* [Task to carry out]
The lines from the start of the data through the line with "what if what grow" are to be returned verbatim; all later lines are to be omitted.

(Collected data entries)
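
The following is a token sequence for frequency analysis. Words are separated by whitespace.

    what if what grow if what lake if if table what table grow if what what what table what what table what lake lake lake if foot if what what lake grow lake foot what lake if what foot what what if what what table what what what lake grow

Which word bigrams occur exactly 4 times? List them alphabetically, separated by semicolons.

Bigram counts meeting the condition (exactly 4 times):
  table what: 4
  what table: 4

table what; what table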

* [Solution to the exercise]
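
The following is a token sequence for frequency analysis. Words are separated by whitespace.

    what if what grow if what lake if if table what table grow if what what what table what what table what lake lake lake if foot if what what lake grow lake foot what lake if what foot what what if what what table what what what lake grow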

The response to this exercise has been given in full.